Records excerpted from a collection
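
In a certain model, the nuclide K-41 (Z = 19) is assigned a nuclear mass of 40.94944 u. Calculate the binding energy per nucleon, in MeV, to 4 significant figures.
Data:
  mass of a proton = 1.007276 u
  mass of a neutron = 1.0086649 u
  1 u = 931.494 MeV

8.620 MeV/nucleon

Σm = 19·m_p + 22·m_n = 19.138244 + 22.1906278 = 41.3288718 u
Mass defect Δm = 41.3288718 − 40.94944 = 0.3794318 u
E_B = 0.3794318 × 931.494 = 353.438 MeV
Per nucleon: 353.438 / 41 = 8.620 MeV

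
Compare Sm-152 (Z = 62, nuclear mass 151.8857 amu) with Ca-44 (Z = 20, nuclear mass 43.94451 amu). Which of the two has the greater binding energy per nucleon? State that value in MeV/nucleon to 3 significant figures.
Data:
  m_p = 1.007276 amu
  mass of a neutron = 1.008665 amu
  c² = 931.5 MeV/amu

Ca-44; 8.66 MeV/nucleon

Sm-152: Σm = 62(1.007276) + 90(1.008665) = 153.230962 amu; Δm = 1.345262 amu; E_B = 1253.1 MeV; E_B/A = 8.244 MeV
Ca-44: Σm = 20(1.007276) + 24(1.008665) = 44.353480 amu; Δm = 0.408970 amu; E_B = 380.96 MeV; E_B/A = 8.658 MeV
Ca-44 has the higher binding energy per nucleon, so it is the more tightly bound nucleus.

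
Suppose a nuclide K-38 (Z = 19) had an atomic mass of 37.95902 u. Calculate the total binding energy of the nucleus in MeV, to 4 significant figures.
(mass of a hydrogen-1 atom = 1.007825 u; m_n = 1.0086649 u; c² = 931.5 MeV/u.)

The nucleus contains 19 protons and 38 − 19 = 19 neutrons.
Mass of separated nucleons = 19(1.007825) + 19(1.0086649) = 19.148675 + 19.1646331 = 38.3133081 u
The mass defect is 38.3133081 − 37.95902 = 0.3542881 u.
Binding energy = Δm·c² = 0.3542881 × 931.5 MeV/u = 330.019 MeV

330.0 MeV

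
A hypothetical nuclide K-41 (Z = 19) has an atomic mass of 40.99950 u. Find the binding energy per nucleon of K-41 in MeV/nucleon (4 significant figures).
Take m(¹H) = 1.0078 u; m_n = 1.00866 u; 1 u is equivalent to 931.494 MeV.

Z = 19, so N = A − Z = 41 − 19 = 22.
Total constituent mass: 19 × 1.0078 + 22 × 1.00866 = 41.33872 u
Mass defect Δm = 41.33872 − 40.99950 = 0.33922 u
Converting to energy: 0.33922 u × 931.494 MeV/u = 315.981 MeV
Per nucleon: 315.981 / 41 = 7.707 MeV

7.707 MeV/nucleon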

EXERCISE GOAL:
Starting from the line with "A hypothetical nuclide" and ending with the final line of the data, quote every line exactly, both ends included.

TASK ANSWER:
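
A hypothetical nuclide K-41 (Z = 19) has an atomic mass of 40.99950 u. Find the binding energy per nucleon of K-41 in MeV/nucleon (4 significant figures).
Take m(¹H) = 1.0078 u; m_n = 1.00866 u; 1 u is equivalent to 931.494 MeV.

Z = 19, so N = A − Z = 41 − 19 = 22.
Total constituent mass: 19 × 1.0078 + 22 × 1.00866 = 41.33872 u
Mass defect Δm = 41.33872 − 40.99950 = 0.33922 u
Converting to energy: 0.33922 u × 931.494 MeV/u = 315.981 MeV
Per nucleon: 315.981 / 41 = 7.707 MeV

7.707 MeV/nucleon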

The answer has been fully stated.